What is required: With the line containing "- K\right) \left(K" as the start and the line containing "Answer: $1373584$" as the end, transcribe that span of the entries below exactly, including both.

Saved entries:
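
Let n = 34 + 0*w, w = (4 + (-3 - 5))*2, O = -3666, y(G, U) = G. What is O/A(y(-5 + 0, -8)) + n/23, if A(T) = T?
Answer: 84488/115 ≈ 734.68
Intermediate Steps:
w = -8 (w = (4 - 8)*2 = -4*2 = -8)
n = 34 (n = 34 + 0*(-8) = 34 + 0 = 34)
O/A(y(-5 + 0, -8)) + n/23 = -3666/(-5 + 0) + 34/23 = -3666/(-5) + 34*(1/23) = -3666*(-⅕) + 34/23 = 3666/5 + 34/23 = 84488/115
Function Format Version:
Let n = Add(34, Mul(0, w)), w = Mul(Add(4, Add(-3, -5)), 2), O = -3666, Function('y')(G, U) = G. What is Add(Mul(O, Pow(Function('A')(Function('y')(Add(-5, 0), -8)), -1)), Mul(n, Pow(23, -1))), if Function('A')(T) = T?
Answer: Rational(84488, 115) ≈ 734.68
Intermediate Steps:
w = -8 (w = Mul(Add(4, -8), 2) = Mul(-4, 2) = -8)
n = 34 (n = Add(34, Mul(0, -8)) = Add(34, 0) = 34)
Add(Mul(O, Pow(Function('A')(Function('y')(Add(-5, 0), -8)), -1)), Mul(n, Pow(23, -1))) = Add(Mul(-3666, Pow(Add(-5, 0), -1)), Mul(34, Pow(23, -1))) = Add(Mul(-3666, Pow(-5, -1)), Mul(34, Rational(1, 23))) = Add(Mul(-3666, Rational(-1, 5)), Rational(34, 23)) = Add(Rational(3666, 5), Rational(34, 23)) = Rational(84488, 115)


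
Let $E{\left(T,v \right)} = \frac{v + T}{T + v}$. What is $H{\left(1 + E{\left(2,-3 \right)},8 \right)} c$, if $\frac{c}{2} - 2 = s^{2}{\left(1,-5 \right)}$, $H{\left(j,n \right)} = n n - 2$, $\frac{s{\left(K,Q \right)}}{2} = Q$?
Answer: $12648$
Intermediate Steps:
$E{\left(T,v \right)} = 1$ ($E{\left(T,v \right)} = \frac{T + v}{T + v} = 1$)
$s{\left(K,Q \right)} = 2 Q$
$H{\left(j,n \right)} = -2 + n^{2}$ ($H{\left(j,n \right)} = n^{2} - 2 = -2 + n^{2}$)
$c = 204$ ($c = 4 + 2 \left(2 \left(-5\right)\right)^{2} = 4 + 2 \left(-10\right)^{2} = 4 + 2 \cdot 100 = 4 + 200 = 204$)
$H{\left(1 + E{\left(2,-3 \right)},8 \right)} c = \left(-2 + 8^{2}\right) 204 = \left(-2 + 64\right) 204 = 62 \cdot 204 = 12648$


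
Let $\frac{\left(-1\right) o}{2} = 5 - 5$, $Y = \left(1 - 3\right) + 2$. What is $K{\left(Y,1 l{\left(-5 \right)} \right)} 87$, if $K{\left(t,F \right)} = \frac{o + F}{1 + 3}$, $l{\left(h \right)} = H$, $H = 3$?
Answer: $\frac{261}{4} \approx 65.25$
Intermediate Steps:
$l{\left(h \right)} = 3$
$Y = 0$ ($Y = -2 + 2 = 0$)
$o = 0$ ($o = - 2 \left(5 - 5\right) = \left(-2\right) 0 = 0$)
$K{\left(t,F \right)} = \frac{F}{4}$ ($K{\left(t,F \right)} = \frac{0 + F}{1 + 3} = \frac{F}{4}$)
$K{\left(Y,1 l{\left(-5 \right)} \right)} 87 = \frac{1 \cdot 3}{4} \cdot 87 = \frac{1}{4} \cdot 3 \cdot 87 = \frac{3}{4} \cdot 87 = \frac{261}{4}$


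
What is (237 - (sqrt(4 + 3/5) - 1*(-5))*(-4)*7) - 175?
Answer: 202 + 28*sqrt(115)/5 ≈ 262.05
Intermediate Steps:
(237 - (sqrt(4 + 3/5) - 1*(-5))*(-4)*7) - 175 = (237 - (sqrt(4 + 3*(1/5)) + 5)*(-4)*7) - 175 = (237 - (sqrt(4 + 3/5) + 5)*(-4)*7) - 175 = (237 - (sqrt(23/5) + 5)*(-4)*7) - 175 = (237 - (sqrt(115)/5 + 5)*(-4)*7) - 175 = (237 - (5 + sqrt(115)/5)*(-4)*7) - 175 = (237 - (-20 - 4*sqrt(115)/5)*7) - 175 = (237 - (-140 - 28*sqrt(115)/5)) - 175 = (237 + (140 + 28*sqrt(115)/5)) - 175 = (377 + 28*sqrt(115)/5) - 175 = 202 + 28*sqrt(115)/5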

* * *

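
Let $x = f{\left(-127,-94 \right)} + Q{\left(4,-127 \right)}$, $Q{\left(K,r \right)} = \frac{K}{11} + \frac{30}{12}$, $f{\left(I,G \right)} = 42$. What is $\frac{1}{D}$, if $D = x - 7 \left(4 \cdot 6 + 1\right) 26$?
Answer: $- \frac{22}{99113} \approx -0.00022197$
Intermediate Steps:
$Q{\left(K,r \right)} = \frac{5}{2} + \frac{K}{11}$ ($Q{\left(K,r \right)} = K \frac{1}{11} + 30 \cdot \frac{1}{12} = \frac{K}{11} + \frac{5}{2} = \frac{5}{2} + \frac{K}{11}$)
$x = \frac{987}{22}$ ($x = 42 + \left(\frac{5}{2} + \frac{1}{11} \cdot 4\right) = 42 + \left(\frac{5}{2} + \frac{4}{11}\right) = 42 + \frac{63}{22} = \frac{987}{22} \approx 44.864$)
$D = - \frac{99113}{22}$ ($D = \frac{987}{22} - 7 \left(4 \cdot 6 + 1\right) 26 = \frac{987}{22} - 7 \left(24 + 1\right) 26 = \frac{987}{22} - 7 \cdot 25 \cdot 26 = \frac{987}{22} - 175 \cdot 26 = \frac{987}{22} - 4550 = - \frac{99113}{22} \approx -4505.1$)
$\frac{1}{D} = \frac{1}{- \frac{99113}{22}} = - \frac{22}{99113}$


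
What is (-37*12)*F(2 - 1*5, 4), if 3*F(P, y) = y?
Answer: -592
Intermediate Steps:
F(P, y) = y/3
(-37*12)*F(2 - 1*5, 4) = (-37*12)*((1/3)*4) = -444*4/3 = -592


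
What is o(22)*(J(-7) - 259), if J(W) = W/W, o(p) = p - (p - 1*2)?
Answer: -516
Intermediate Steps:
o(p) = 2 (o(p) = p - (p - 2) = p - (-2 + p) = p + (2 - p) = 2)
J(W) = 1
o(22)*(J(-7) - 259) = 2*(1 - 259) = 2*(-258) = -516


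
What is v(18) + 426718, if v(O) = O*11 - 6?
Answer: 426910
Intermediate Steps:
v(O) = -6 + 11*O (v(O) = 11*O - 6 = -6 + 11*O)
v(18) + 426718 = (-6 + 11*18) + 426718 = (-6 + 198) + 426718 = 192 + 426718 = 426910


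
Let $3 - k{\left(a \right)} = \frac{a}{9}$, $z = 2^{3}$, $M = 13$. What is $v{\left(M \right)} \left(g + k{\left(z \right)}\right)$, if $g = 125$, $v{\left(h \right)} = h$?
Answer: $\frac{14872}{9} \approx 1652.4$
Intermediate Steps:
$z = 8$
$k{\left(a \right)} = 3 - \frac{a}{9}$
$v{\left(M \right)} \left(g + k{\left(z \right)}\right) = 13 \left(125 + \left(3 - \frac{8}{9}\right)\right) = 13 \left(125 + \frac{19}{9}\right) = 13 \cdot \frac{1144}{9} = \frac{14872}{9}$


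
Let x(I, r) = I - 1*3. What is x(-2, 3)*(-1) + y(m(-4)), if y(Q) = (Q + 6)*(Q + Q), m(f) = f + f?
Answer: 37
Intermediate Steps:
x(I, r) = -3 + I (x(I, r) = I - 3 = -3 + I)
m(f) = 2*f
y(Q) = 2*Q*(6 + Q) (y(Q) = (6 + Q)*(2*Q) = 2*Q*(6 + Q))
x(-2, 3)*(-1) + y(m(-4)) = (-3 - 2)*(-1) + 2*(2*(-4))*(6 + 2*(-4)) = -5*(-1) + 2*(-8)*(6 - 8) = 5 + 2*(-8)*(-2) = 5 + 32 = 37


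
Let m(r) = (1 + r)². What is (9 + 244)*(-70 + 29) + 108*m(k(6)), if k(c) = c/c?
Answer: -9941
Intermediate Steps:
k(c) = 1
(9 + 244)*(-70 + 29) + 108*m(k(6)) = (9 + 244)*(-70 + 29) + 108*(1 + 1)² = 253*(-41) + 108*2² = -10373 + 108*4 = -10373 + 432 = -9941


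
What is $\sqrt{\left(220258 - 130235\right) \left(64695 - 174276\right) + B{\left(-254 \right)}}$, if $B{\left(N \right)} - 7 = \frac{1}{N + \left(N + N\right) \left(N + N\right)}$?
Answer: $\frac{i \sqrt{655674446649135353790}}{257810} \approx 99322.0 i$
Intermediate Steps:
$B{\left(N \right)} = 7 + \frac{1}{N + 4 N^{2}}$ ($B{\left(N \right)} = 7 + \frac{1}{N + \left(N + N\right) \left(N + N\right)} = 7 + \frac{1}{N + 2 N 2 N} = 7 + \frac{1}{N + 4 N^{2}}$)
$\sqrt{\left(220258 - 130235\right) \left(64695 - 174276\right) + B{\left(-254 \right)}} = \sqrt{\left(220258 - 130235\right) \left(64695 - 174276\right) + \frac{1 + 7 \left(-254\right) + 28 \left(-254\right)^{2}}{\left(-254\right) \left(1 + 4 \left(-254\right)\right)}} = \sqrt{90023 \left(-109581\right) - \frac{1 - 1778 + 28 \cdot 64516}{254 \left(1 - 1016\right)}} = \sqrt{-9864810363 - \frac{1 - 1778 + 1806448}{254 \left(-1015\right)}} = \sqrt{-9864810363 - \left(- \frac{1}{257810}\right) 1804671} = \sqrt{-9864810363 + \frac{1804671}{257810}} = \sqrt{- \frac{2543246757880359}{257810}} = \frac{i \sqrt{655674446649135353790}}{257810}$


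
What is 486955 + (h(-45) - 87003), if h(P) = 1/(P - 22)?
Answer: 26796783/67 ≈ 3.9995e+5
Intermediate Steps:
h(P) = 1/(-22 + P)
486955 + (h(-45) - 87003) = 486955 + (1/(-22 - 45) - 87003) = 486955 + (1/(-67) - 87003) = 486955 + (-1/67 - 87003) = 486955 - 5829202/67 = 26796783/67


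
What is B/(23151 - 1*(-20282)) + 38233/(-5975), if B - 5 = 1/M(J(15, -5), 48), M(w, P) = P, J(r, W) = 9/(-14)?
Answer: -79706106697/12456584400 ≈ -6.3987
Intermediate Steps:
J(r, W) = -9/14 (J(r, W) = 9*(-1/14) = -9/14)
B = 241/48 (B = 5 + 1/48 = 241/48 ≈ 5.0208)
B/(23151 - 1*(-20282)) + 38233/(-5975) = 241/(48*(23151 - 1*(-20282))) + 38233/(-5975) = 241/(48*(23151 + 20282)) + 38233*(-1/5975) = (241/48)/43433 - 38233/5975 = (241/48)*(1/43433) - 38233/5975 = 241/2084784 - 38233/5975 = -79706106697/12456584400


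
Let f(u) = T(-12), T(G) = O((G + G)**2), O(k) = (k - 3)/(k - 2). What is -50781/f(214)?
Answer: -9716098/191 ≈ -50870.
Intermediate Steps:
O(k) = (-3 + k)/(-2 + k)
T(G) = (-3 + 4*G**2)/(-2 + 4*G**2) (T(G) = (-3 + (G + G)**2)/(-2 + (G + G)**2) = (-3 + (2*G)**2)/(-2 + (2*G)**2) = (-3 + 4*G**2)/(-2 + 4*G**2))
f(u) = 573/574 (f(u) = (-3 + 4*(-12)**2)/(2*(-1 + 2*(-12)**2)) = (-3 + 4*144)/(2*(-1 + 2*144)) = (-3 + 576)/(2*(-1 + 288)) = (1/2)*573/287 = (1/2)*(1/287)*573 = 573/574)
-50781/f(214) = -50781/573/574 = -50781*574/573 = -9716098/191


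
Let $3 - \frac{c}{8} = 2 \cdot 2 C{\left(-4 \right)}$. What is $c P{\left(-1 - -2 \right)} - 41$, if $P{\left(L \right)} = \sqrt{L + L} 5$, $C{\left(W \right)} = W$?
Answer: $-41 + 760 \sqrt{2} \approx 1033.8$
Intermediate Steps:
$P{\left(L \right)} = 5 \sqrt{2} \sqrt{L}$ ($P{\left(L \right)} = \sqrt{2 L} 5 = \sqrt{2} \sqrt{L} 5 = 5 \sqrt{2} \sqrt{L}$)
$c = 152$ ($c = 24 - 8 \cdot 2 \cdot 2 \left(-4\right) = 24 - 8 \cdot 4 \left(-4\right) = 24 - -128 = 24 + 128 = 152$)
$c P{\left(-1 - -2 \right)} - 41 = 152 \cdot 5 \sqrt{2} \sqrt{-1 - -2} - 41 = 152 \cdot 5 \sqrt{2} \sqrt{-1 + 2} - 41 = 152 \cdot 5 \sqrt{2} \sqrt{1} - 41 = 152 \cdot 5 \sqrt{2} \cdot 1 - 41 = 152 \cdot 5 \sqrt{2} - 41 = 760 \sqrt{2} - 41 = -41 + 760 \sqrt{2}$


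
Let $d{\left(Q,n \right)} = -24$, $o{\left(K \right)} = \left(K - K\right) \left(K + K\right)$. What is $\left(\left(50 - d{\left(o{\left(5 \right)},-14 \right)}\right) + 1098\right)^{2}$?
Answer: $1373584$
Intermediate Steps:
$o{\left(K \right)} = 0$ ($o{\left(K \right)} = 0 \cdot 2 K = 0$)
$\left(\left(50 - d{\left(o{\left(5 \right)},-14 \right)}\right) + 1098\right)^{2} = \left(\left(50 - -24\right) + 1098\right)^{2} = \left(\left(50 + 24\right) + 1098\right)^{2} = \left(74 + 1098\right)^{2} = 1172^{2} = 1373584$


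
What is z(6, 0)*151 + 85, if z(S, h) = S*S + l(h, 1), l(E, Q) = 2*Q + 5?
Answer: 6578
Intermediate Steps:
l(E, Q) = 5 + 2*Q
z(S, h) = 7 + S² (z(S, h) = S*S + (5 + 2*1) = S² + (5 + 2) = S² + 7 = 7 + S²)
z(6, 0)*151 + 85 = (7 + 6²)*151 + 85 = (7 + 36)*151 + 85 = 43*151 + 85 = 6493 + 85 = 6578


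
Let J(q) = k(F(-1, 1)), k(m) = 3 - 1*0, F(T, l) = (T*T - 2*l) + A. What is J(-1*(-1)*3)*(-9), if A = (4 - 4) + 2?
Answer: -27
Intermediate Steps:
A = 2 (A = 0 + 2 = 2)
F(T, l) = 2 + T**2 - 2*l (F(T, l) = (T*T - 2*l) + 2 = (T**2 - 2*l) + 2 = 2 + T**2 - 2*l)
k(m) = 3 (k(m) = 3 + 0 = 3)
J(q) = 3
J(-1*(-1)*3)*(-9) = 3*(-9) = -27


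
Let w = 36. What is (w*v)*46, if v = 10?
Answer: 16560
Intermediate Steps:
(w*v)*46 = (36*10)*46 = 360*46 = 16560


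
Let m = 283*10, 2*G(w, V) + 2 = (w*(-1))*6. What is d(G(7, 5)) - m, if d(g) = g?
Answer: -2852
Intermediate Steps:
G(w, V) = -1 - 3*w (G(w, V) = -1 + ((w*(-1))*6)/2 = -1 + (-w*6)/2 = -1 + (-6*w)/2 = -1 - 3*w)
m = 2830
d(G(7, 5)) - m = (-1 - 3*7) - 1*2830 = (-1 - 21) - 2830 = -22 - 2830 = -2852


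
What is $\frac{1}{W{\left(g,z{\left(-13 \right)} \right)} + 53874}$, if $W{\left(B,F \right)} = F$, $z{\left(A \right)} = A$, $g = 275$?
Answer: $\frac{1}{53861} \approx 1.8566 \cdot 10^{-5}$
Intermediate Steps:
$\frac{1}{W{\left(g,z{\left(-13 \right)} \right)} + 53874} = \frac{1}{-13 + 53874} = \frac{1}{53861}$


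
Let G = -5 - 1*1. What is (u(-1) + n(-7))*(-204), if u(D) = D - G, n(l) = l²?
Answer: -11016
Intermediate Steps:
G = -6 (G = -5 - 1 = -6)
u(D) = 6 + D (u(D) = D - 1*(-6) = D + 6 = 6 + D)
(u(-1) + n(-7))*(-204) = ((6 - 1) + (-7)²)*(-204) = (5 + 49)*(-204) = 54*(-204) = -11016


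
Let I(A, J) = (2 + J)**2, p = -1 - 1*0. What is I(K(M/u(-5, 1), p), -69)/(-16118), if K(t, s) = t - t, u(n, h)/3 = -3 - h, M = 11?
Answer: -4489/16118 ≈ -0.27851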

--

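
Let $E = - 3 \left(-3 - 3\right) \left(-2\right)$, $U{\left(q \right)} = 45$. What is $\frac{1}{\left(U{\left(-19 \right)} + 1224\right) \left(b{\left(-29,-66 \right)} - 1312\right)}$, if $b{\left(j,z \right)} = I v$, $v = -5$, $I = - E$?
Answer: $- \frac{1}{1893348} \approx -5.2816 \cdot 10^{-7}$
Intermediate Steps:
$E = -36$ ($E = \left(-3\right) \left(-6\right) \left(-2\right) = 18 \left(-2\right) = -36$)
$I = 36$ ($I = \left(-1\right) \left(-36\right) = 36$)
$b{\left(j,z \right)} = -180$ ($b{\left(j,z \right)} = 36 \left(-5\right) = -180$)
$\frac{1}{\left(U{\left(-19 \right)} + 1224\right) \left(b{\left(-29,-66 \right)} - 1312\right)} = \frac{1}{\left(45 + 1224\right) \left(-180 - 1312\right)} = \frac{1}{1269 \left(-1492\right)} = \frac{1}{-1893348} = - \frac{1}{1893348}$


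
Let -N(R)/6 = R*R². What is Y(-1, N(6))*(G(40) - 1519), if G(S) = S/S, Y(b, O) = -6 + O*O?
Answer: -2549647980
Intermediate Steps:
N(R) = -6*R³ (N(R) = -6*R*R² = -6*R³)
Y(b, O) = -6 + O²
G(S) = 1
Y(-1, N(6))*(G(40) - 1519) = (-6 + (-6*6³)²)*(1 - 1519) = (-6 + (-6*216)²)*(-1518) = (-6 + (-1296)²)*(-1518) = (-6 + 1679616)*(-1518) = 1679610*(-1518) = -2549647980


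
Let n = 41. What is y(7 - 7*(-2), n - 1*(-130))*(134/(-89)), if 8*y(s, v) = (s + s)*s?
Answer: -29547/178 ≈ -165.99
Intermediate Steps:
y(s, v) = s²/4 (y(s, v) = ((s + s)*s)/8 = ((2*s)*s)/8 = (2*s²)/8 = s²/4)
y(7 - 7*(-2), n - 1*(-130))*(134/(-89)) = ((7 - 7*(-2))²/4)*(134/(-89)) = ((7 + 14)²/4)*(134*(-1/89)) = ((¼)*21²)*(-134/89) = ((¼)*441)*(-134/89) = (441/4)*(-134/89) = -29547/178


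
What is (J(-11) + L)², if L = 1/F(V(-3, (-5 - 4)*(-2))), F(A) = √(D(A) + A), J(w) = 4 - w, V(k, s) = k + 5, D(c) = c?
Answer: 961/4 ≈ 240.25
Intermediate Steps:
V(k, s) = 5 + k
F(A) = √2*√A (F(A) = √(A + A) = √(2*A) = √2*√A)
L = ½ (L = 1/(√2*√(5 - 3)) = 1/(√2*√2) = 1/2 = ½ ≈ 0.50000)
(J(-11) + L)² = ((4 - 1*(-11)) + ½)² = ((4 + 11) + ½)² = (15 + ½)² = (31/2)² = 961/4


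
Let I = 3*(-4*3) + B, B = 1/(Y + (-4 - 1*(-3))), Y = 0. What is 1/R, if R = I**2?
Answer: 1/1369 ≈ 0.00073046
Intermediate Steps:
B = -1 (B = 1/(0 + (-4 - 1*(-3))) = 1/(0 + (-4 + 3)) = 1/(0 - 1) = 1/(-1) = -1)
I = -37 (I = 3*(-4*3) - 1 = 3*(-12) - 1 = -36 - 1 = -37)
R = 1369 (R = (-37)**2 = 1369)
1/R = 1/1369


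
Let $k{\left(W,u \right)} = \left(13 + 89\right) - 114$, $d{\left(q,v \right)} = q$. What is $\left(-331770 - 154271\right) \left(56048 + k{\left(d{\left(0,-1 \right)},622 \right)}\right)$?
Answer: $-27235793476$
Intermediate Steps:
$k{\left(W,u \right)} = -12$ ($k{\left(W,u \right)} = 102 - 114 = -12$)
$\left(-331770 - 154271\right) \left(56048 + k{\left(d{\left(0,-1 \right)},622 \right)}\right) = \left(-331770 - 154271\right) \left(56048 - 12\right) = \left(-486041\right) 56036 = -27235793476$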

Task result:
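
Let $d{\left(Q,n \right)} = -24$, $o{\left(K \right)} = \left(K - K\right) \left(K + K\right)$. What is $\left(\left(50 - d{\left(o{\left(5 \right)},-14 \right)}\right) + 1098\right)^{2}$?
Answer: $1373584$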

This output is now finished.